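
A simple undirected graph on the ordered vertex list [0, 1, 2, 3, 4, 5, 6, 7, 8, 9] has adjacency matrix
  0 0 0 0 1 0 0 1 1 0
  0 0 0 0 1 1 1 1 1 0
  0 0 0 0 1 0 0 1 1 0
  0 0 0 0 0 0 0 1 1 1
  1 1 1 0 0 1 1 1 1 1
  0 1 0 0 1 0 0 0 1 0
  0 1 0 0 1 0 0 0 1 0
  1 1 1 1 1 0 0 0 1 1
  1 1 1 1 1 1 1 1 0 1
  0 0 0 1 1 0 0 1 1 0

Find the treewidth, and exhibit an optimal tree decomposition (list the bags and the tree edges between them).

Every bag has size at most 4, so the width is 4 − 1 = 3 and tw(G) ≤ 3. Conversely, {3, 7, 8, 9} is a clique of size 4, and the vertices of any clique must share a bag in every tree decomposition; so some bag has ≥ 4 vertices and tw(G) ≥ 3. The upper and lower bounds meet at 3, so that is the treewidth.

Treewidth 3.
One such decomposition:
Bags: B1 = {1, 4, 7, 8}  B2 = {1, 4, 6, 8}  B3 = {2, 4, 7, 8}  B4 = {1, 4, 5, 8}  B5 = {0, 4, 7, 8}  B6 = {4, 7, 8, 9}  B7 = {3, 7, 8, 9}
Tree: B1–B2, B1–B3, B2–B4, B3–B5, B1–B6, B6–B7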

---

THE TASK: Only the lines from the one containing "1 1 1 0 0 1 1 1 1 1" through the one containing "0 0 0 1 1 0 0 1 1 0" are to be retyped, both boundary lines included, with no other material.

ANSWER:
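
  1 1 1 0 0 1 1 1 1 1
  0 1 0 0 1 0 0 0 1 0
  0 1 0 0 1 0 0 0 1 0
  1 1 1 1 1 0 0 0 1 1
  1 1 1 1 1 1 1 1 0 1
  0 0 0 1 1 0 0 1 1 0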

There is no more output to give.